Could you write out each entry exactly as it reads?

Collected data entries
»»

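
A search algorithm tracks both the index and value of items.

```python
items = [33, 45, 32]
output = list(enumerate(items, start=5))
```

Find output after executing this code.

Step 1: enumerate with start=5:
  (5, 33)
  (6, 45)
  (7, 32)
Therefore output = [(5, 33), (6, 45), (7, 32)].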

««

● RESULT OF THIS TASK
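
A search algorithm tracks both the index and value of items.

```python
items = [33, 45, 32]
output = list(enumerate(items, start=5))
```

Find output after executing this code.

Step 1: enumerate with start=5:
  (5, 33)
  (6, 45)
  (7, 32)
Therefore output = [(5, 33), (6, 45), (7, 32)].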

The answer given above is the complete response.